- [Task instructions]
The records, repeated exactly and in full, are the expected answer.

**********

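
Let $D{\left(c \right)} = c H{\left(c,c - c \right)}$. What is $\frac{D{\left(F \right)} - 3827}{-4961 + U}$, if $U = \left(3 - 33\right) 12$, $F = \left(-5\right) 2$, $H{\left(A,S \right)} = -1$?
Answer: $\frac{3817}{5321} \approx 0.71735$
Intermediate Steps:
$F = -10$
$U = -360$ ($U = \left(-30\right) 12 = -360$)
$D{\left(c \right)} = - c$ ($D{\left(c \right)} = c \left(-1\right) = - c$)
$\frac{D{\left(F \right)} - 3827}{-4961 + U} = \frac{\left(-1\right) \left(-10\right) - 3827}{-4961 - 360} = \frac{10 - 3827}{-5321} = \left(-3817\right) \left(- \frac{1}{5321}\right) = \frac{3817}{5321}$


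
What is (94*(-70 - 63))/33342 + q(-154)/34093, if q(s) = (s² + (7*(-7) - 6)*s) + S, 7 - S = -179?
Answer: 326558269/568364403 ≈ 0.57456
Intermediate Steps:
S = 186 (S = 7 - 1*(-179) = 7 + 179 = 186)
q(s) = 186 + s² - 55*s (q(s) = (s² + (7*(-7) - 6)*s) + 186 = (s² + (-49 - 6)*s) + 186 = (s² - 55*s) + 186 = 186 + s² - 55*s)
(94*(-70 - 63))/33342 + q(-154)/34093 = (94*(-70 - 63))/33342 + (186 + (-154)² - 55*(-154))/34093 = (94*(-133))*(1/33342) + (186 + 23716 + 8470)*(1/34093) = -12502*1/33342 + 32372*(1/34093) = -6251/16671 + 32372/34093 = 326558269/568364403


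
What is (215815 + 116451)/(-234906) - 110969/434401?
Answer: -5011881370/3001276509 ≈ -1.6699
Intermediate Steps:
(215815 + 116451)/(-234906) - 110969/434401 = 332266*(-1/234906) - 110969*1/434401 = -166133/117453 - 110969/434401 = -5011881370/3001276509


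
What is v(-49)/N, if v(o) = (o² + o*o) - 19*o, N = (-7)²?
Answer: 117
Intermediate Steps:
N = 49
v(o) = -19*o + 2*o² (v(o) = (o² + o²) - 19*o = 2*o² - 19*o = -19*o + 2*o²)
v(-49)/N = -49*(-19 + 2*(-49))/49 = -49*(-19 - 98)*(1/49) = -49*(-117)*(1/49) = 5733*(1/49) = 117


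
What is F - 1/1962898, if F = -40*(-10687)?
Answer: 839099637039/1962898 ≈ 4.2748e+5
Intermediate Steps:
F = 427480
F - 1/1962898 = 427480 - 1/1962898 = 839099637039/1962898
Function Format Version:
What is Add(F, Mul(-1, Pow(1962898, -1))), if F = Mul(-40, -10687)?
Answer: Rational(839099637039, 1962898) ≈ 4.2748e+5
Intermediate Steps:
F = 427480
Add(F, Mul(-1, Pow(1962898, -1))) = Add(427480, Mul(-1, Pow(1962898, -1))) = Add(427480, Mul(-1, Rational(1, 1962898))) = Add(427480, Rational(-1, 1962898)) = Rational(839099637039, 1962898)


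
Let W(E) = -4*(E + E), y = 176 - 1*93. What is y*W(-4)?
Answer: 2656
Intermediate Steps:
y = 83 (y = 176 - 93 = 83)
W(E) = -8*E
y*W(-4) = 83*(-8*(-4)) = 83*32 = 2656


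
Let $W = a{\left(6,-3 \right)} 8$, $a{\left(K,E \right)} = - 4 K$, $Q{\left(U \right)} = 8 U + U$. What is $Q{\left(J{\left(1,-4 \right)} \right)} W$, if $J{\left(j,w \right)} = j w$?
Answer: $6912$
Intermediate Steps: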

**********

- [Task result]
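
Let $D{\left(c \right)} = c H{\left(c,c - c \right)}$. What is $\frac{D{\left(F \right)} - 3827}{-4961 + U}$, if $U = \left(3 - 33\right) 12$, $F = \left(-5\right) 2$, $H{\left(A,S \right)} = -1$?
Answer: $\frac{3817}{5321} \approx 0.71735$
Intermediate Steps:
$F = -10$
$U = -360$ ($U = \left(-30\right) 12 = -360$)
$D{\left(c \right)} = - c$ ($D{\left(c \right)} = c \left(-1\right) = - c$)
$\frac{D{\left(F \right)} - 3827}{-4961 + U} = \frac{\left(-1\right) \left(-10\right) - 3827}{-4961 - 360} = \frac{10 - 3827}{-5321} = \left(-3817\right) \left(- \frac{1}{5321}\right) = \frac{3817}{5321}$


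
What is (94*(-70 - 63))/33342 + q(-154)/34093, if q(s) = (s² + (7*(-7) - 6)*s) + S, 7 - S = -179?
Answer: 326558269/568364403 ≈ 0.57456
Intermediate Steps:
S = 186 (S = 7 - 1*(-179) = 7 + 179 = 186)
q(s) = 186 + s² - 55*s (q(s) = (s² + (7*(-7) - 6)*s) + 186 = (s² + (-49 - 6)*s) + 186 = (s² - 55*s) + 186 = 186 + s² - 55*s)
(94*(-70 - 63))/33342 + q(-154)/34093 = (94*(-70 - 63))/33342 + (186 + (-154)² - 55*(-154))/34093 = (94*(-133))*(1/33342) + (186 + 23716 + 8470)*(1/34093) = -12502*1/33342 + 32372*(1/34093) = -6251/16671 + 32372/34093 = 326558269/568364403


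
What is (215815 + 116451)/(-234906) - 110969/434401?
Answer: -5011881370/3001276509 ≈ -1.6699
Intermediate Steps:
(215815 + 116451)/(-234906) - 110969/434401 = 332266*(-1/234906) - 110969*1/434401 = -166133/117453 - 110969/434401 = -5011881370/3001276509


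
What is v(-49)/N, if v(o) = (o² + o*o) - 19*o, N = (-7)²?
Answer: 117
Intermediate Steps:
N = 49
v(o) = -19*o + 2*o² (v(o) = (o² + o²) - 19*o = 2*o² - 19*o = -19*o + 2*o²)
v(-49)/N = -49*(-19 + 2*(-49))/49 = -49*(-19 - 98)*(1/49) = -49*(-117)*(1/49) = 5733*(1/49) = 117


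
What is F - 1/1962898, if F = -40*(-10687)?
Answer: 839099637039/1962898 ≈ 4.2748e+5
Intermediate Steps:
F = 427480
F - 1/1962898 = 427480 - 1/1962898 = 839099637039/1962898
Function Format Version:
What is Add(F, Mul(-1, Pow(1962898, -1))), if F = Mul(-40, -10687)?
Answer: Rational(839099637039, 1962898) ≈ 4.2748e+5
Intermediate Steps:
F = 427480
Add(F, Mul(-1, Pow(1962898, -1))) = Add(427480, Mul(-1, Pow(1962898, -1))) = Add(427480, Mul(-1, Rational(1, 1962898))) = Add(427480, Rational(-1, 1962898)) = Rational(839099637039, 1962898)


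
Let W(E) = -4*(E + E), y = 176 - 1*93. What is y*W(-4)?
Answer: 2656
Intermediate Steps:
y = 83 (y = 176 - 93 = 83)
W(E) = -8*E
y*W(-4) = 83*(-8*(-4)) = 83*32 = 2656


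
Let $W = a{\left(6,-3 \right)} 8$, $a{\left(K,E \right)} = - 4 K$, $Q{\left(U \right)} = 8 U + U$. What is $Q{\left(J{\left(1,-4 \right)} \right)} W$, if $J{\left(j,w \right)} = j w$?
Answer: $6912$
Intermediate Steps: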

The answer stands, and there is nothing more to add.